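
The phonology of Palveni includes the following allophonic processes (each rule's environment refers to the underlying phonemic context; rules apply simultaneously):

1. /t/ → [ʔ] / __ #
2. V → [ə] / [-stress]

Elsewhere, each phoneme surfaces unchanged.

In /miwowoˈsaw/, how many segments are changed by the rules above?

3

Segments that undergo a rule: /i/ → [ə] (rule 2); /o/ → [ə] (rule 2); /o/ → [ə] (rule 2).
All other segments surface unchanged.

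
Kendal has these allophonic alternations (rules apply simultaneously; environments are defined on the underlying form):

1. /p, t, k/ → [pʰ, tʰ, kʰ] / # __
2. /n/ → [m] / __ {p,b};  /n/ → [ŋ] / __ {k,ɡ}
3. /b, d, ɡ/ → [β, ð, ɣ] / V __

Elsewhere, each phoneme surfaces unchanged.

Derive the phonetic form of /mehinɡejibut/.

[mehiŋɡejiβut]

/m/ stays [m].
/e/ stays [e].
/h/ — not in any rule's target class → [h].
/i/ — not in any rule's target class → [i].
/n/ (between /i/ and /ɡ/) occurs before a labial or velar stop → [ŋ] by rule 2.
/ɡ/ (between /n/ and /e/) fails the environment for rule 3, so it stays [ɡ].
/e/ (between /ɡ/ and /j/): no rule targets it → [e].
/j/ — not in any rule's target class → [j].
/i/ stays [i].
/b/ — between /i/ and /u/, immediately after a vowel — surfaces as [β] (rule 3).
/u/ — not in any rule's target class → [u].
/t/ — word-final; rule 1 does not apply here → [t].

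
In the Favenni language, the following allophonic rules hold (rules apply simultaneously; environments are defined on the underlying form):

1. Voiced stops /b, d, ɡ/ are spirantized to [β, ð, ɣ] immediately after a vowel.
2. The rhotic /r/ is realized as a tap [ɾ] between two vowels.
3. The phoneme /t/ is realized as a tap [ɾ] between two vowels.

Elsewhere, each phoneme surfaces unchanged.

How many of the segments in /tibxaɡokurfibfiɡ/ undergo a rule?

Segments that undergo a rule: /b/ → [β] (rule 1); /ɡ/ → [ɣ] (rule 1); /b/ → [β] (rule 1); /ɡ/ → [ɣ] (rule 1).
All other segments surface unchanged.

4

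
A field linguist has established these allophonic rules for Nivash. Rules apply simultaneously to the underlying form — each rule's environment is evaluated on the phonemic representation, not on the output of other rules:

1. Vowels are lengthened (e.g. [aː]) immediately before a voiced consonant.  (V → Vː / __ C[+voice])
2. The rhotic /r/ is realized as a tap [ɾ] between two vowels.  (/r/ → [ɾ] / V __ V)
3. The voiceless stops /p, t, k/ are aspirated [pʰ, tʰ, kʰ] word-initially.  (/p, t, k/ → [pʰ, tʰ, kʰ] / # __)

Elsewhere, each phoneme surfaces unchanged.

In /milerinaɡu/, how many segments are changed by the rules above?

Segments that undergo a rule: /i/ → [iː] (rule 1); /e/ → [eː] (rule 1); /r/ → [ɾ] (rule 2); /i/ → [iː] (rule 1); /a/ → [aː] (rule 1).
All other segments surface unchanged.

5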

***

__Work to complete__. For the data shown above, give the number of lines where the word "phonemic" appears, and nothing else.

__Written reply__. 2